Repeat the data exactly as it stands.

[INPUT Boundary: Start]

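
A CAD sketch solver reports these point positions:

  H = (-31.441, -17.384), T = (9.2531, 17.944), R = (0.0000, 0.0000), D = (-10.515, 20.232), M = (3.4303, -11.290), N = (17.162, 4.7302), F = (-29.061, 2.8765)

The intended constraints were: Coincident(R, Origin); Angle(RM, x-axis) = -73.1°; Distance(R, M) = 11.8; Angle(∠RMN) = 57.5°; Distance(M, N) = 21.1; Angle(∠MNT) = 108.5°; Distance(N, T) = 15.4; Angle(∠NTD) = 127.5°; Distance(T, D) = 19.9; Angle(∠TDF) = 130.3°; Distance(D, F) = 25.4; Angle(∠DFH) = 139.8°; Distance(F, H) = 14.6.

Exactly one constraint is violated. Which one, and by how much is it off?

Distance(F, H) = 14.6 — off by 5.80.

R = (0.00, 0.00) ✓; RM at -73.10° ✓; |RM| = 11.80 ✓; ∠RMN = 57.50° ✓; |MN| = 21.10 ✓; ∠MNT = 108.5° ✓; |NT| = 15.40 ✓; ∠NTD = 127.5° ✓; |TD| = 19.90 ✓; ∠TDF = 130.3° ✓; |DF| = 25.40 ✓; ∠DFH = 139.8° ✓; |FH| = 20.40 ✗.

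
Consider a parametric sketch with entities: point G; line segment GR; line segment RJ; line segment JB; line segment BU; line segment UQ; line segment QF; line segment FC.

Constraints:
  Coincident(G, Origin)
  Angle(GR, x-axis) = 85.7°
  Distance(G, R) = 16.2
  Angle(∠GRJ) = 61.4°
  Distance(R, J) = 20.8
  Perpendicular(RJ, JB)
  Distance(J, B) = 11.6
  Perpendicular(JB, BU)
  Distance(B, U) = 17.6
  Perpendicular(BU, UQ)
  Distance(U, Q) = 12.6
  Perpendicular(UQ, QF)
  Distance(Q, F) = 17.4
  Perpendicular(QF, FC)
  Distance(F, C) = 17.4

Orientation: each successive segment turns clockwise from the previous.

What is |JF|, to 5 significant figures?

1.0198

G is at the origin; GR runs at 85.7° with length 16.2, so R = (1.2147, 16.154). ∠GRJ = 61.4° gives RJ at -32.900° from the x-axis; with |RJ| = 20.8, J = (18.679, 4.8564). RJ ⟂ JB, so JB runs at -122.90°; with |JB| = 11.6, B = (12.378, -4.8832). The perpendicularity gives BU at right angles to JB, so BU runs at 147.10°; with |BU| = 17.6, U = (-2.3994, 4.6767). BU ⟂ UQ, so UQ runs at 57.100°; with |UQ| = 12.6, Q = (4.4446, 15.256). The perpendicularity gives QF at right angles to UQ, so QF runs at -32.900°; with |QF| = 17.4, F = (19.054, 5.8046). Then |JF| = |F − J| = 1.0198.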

[INPUT Boundary: End]

FINAL ANSWER:
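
A CAD sketch solver reports these point positions:

  H = (-31.441, -17.384), T = (9.2531, 17.944), R = (0.0000, 0.0000), D = (-10.515, 20.232), M = (3.4303, -11.290), N = (17.162, 4.7302), F = (-29.061, 2.8765)

The intended constraints were: Coincident(R, Origin); Angle(RM, x-axis) = -73.1°; Distance(R, M) = 11.8; Angle(∠RMN) = 57.5°; Distance(M, N) = 21.1; Angle(∠MNT) = 108.5°; Distance(N, T) = 15.4; Angle(∠NTD) = 127.5°; Distance(T, D) = 19.9; Angle(∠TDF) = 130.3°; Distance(D, F) = 25.4; Angle(∠DFH) = 139.8°; Distance(F, H) = 14.6.

Exactly one constraint is violated. Which one, and by how much is it off?

Distance(F, H) = 14.6 — off by 5.80.

R = (0.00, 0.00) ✓; RM at -73.10° ✓; |RM| = 11.80 ✓; ∠RMN = 57.50° ✓; |MN| = 21.10 ✓; ∠MNT = 108.5° ✓; |NT| = 15.40 ✓; ∠NTD = 127.5° ✓; |TD| = 19.90 ✓; ∠TDF = 130.3° ✓; |DF| = 25.40 ✓; ∠DFH = 139.8° ✓; |FH| = 20.40 ✗.

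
Consider a parametric sketch with entities: point G; line segment GR; line segment RJ; line segment JB; line segment BU; line segment UQ; line segment QF; line segment FC.

Constraints:
  Coincident(G, Origin)
  Angle(GR, x-axis) = 85.7°
  Distance(G, R) = 16.2
  Angle(∠GRJ) = 61.4°
  Distance(R, J) = 20.8
  Perpendicular(RJ, JB)
  Distance(J, B) = 11.6
  Perpendicular(JB, BU)
  Distance(B, U) = 17.6
  Perpendicular(BU, UQ)
  Distance(U, Q) = 12.6
  Perpendicular(UQ, QF)
  Distance(Q, F) = 17.4
  Perpendicular(QF, FC)
  Distance(F, C) = 17.4

Orientation: each successive segment turns clockwise from the previous.

What is |JF|, to 5 significant figures?

1.0198

G is at the origin; GR runs at 85.7° with length 16.2, so R = (1.2147, 16.154). ∠GRJ = 61.4° gives RJ at -32.900° from the x-axis; with |RJ| = 20.8, J = (18.679, 4.8564). RJ ⟂ JB, so JB runs at -122.90°; with |JB| = 11.6, B = (12.378, -4.8832). The perpendicularity gives BU at right angles to JB, so BU runs at 147.10°; with |BU| = 17.6, U = (-2.3994, 4.6767). BU ⟂ UQ, so UQ runs at 57.100°; with |UQ| = 12.6, Q = (4.4446, 15.256). The perpendicularity gives QF at right angles to UQ, so QF runs at -32.900°; with |QF| = 17.4, F = (19.054, 5.8046). Then |JF| = |F − J| = 1.0198.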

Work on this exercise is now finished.